> **WHAT NEEDS TO BE DONE**
Please transcribe, word for word, the line containing "Given total room" and every line after it through the end of the records below, and nothing else.

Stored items
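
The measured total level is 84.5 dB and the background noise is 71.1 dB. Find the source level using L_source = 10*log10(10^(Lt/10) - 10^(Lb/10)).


10^(84.5/10) = 2.81838e+08
10^(71.1/10) = 1.28825e+07
Difference = 2.81838e+08 - 1.28825e+07 = 2.68956e+08
L_source = 10*log10(2.68956e+08) = 84.297 dB


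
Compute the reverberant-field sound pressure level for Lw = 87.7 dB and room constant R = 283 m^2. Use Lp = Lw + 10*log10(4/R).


4/R = 4/283 = 0.0141343
Lp = 87.7 + 10*log10(0.0141343) = 69.203 dB


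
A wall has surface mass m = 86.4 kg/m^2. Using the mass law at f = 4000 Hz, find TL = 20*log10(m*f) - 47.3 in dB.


m * f = 86.4 * 4000 = 345600
20*log10(345600) = 110.771 dB
TL = 110.771 - 47.3 = 63.471 dB


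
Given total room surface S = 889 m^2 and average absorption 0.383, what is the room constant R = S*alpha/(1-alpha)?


R = 889 * 0.383 / (1 - 0.383) = 551.84 m^2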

> **SOLVED EXERCISE**
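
Given total room surface S = 889 m^2 and average absorption 0.383, what is the room constant R = S*alpha/(1-alpha)?


R = 889 * 0.383 / (1 - 0.383) = 551.84 m^2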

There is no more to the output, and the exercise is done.